• Dataset content:
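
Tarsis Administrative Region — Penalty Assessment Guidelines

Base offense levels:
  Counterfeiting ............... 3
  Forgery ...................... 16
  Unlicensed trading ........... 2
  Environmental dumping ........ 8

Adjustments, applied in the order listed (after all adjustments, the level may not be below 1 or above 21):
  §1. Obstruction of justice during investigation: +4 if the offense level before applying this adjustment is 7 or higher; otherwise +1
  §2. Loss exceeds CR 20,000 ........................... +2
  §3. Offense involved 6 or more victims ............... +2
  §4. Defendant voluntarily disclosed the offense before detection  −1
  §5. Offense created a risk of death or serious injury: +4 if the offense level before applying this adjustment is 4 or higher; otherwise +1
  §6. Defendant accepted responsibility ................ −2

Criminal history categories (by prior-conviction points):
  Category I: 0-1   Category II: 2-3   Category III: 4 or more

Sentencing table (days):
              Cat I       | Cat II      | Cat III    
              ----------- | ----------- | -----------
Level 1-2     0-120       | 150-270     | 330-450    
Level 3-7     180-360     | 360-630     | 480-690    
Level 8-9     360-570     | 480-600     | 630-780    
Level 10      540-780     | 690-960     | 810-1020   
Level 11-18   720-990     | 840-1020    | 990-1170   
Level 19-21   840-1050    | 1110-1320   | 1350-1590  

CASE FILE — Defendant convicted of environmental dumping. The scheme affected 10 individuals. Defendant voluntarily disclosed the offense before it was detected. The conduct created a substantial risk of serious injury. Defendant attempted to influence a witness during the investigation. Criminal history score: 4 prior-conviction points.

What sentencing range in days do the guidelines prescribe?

Base offense level for environmental dumping: 8.
§1 applies (level before this adjustment is 8 ≥ 7, so +4): 8 + 4 = 12.
§2 does not apply.
§3 applies: 12 + 2 = 14.
§4 applies: 14 − 1 = 13.
§5 applies (level before this adjustment is 13 ≥ 4, so +4): 13 + 4 = 17.
Final offense level: 17.
Criminal history: 4 prior points → Category III (4+).
Level 17 falls in the 11-18 band.
Grid: Level 11-18 × Category III = 990-1170 days.

990-1170 days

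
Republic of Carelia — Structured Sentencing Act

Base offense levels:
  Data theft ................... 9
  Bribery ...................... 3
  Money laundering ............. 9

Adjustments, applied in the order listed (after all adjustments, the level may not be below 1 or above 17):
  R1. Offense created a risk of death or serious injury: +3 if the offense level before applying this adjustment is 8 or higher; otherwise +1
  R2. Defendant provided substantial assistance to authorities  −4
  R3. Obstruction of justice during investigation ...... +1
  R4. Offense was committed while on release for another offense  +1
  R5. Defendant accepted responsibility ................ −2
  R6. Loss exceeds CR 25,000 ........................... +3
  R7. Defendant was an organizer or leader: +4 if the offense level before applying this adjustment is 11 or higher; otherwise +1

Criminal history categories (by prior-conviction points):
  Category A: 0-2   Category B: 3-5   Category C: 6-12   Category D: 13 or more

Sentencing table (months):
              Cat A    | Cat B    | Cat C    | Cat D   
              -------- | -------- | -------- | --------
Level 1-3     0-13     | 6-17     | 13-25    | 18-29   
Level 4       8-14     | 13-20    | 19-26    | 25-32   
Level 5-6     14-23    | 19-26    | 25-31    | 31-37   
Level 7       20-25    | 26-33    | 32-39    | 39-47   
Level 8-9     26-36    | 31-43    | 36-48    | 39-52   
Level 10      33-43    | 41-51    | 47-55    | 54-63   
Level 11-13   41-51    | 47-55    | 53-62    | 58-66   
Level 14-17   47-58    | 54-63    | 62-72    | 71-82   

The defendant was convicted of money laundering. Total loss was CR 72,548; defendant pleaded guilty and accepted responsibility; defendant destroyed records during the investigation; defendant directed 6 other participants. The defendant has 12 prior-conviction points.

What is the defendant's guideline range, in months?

62-72 months

Base offense level for money laundering: 9.
R1 does not apply.
R2 does not apply.
R3 applies: 9 + 1 = 10.
R5 applies: 10 − 2 = 8.
R6 applies: 8 + 3 = 11.
R7 applies (level before this adjustment is 11 ≥ 11, so +4): 11 + 4 = 15.
Final offense level: 15.
Criminal history: 12 prior points → Category C (6-12).
Level 15 falls in the 14-17 band.
Grid: Level 14-17 × Category C = 62-72 months.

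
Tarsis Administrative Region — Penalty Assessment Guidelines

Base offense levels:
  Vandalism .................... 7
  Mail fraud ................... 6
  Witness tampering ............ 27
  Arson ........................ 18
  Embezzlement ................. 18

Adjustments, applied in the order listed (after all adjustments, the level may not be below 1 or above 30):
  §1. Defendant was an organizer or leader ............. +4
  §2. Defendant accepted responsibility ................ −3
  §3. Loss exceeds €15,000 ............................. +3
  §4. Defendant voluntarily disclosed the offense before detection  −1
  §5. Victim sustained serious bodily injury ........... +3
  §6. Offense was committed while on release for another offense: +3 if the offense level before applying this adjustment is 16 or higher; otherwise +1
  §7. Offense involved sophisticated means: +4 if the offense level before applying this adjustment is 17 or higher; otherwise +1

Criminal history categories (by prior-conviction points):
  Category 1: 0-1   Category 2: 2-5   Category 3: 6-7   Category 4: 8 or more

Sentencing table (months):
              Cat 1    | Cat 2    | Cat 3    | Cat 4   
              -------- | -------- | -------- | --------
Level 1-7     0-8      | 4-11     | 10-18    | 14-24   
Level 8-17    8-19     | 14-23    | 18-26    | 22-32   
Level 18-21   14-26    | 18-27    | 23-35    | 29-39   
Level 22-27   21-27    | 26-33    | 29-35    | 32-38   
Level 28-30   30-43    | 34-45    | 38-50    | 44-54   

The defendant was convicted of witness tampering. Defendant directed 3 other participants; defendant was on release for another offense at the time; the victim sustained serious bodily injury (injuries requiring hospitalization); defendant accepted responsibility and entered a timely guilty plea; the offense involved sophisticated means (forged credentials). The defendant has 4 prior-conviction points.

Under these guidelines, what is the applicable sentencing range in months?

Base offense level for witness tampering: 27.
§1 applies: 27 + 4 = 31.
§2 applies: 31 − 3 = 28.
§3 does not apply.
§4 does not apply.
§5 applies: 28 + 3 = 31.
§6 applies (level before this adjustment is 31 ≥ 16, so +3): 31 + 3 = 34.
§7 applies (level before this adjustment is 34 ≥ 17, so +4): 34 + 4 = 38.
Level 38 exceeds the maximum of 30; capped at 30.
Final offense level: 30.
Criminal history: 4 prior points → Category 2 (2-5).
Level 30 falls in the 28-30 band.
Grid: Level 28-30 × Category 2 = 34-45 months.

34-45 months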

• Exercise instructions: What is needed is an exact copy of every entry.

• Solution:
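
Tarsis Administrative Region — Penalty Assessment Guidelines

Base offense levels:
  Counterfeiting ............... 3
  Forgery ...................... 16
  Unlicensed trading ........... 2
  Environmental dumping ........ 8

Adjustments, applied in the order listed (after all adjustments, the level may not be below 1 or above 21):
  §1. Obstruction of justice during investigation: +4 if the offense level before applying this adjustment is 7 or higher; otherwise +1
  §2. Loss exceeds CR 20,000 ........................... +2
  §3. Offense involved 6 or more victims ............... +2
  §4. Defendant voluntarily disclosed the offense before detection  −1
  §5. Offense created a risk of death or serious injury: +4 if the offense level before applying this adjustment is 4 or higher; otherwise +1
  §6. Defendant accepted responsibility ................ −2

Criminal history categories (by prior-conviction points):
  Category I: 0-1   Category II: 2-3   Category III: 4 or more

Sentencing table (days):
              Cat I       | Cat II      | Cat III    
              ----------- | ----------- | -----------
Level 1-2     0-120       | 150-270     | 330-450    
Level 3-7     180-360     | 360-630     | 480-690    
Level 8-9     360-570     | 480-600     | 630-780    
Level 10      540-780     | 690-960     | 810-1020   
Level 11-18   720-990     | 840-1020    | 990-1170   
Level 19-21   840-1050    | 1110-1320   | 1350-1590  

CASE FILE — Defendant convicted of environmental dumping. The scheme affected 10 individuals. Defendant voluntarily disclosed the offense before it was detected. The conduct created a substantial risk of serious injury. Defendant attempted to influence a witness during the investigation. Criminal history score: 4 prior-conviction points.

What sentencing range in days do the guidelines prescribe?

Base offense level for environmental dumping: 8.
§1 applies (level before this adjustment is 8 ≥ 7, so +4): 8 + 4 = 12.
§2 does not apply.
§3 applies: 12 + 2 = 14.
§4 applies: 14 − 1 = 13.
§5 applies (level before this adjustment is 13 ≥ 4, so +4): 13 + 4 = 17.
Final offense level: 17.
Criminal history: 4 prior points → Category III (4+).
Level 17 falls in the 11-18 band.
Grid: Level 11-18 × Category III = 990-1170 days.

990-1170 days

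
Republic of Carelia — Structured Sentencing Act

Base offense levels:
  Data theft ................... 9
  Bribery ...................... 3
  Money laundering ............. 9

Adjustments, applied in the order listed (after all adjustments, the level may not be below 1 or above 17):
  R1. Offense created a risk of death or serious injury: +3 if the offense level before applying this adjustment is 8 or higher; otherwise +1
  R2. Defendant provided substantial assistance to authorities  −4
  R3. Obstruction of justice during investigation ...... +1
  R4. Offense was committed while on release for another offense  +1
  R5. Defendant accepted responsibility ................ −2
  R6. Loss exceeds CR 25,000 ........................... +3
  R7. Defendant was an organizer or leader: +4 if the offense level before applying this adjustment is 11 or higher; otherwise +1

Criminal history categories (by prior-conviction points):
  Category A: 0-2   Category B: 3-5   Category C: 6-12   Category D: 13 or more

Sentencing table (months):
              Cat A    | Cat B    | Cat C    | Cat D   
              -------- | -------- | -------- | --------
Level 1-3     0-13     | 6-17     | 13-25    | 18-29   
Level 4       8-14     | 13-20    | 19-26    | 25-32   
Level 5-6     14-23    | 19-26    | 25-31    | 31-37   
Level 7       20-25    | 26-33    | 32-39    | 39-47   
Level 8-9     26-36    | 31-43    | 36-48    | 39-52   
Level 10      33-43    | 41-51    | 47-55    | 54-63   
Level 11-13   41-51    | 47-55    | 53-62    | 58-66   
Level 14-17   47-58    | 54-63    | 62-72    | 71-82   

The defendant was convicted of money laundering. Total loss was CR 72,548; defendant pleaded guilty and accepted responsibility; defendant destroyed records during the investigation; defendant directed 6 other participants. The defendant has 12 prior-conviction points.

What is the defendant's guideline range, in months?

62-72 months

Base offense level for money laundering: 9.
R1 does not apply.
R2 does not apply.
R3 applies: 9 + 1 = 10.
R5 applies: 10 − 2 = 8.
R6 applies: 8 + 3 = 11.
R7 applies (level before this adjustment is 11 ≥ 11, so +4): 11 + 4 = 15.
Final offense level: 15.
Criminal history: 12 prior points → Category C (6-12).
Level 15 falls in the 14-17 band.
Grid: Level 14-17 × Category C = 62-72 months.

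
Tarsis Administrative Region — Penalty Assessment Guidelines

Base offense levels:
  Vandalism .................... 7
  Mail fraud ................... 6
  Witness tampering ............ 27
  Arson ........................ 18
  Embezzlement ................. 18

Adjustments, applied in the order listed (after all adjustments, the level may not be below 1 or above 30):
  §1. Defendant was an organizer or leader ............. +4
  §2. Defendant accepted responsibility ................ −3
  §3. Loss exceeds €15,000 ............................. +3
  §4. Defendant voluntarily disclosed the offense before detection  −1
  §5. Victim sustained serious bodily injury ........... +3
  §6. Offense was committed while on release for another offense: +3 if the offense level before applying this adjustment is 16 or higher; otherwise +1
  §7. Offense involved sophisticated means: +4 if the offense level before applying this adjustment is 17 or higher; otherwise +1

Criminal history categories (by prior-conviction points):
  Category 1: 0-1   Category 2: 2-5   Category 3: 6-7   Category 4: 8 or more

Sentencing table (months):
              Cat 1    | Cat 2    | Cat 3    | Cat 4   
              -------- | -------- | -------- | --------
Level 1-7     0-8      | 4-11     | 10-18    | 14-24   
Level 8-17    8-19     | 14-23    | 18-26    | 22-32   
Level 18-21   14-26    | 18-27    | 23-35    | 29-39   
Level 22-27   21-27    | 26-33    | 29-35    | 32-38   
Level 28-30   30-43    | 34-45    | 38-50    | 44-54   

The defendant was convicted of witness tampering. Defendant directed 3 other participants; defendant was on release for another offense at the time; the victim sustained serious bodily injury (injuries requiring hospitalization); defendant accepted responsibility and entered a timely guilty plea; the offense involved sophisticated means (forged credentials). The defendant has 4 prior-conviction points.

Under these guidelines, what is the applicable sentencing range in months?

Base offense level for witness tampering: 27.
§1 applies: 27 + 4 = 31.
§2 applies: 31 − 3 = 28.
§3 does not apply.
§4 does not apply.
§5 applies: 28 + 3 = 31.
§6 applies (level before this adjustment is 31 ≥ 16, so +3): 31 + 3 = 34.
§7 applies (level before this adjustment is 34 ≥ 17, so +4): 34 + 4 = 38.
Level 38 exceeds the maximum of 30; capped at 30.
Final offense level: 30.
Criminal history: 4 prior points → Category 2 (2-5).
Level 30 falls in the 28-30 band.
Grid: Level 28-30 × Category 2 = 34-45 months.

34-45 months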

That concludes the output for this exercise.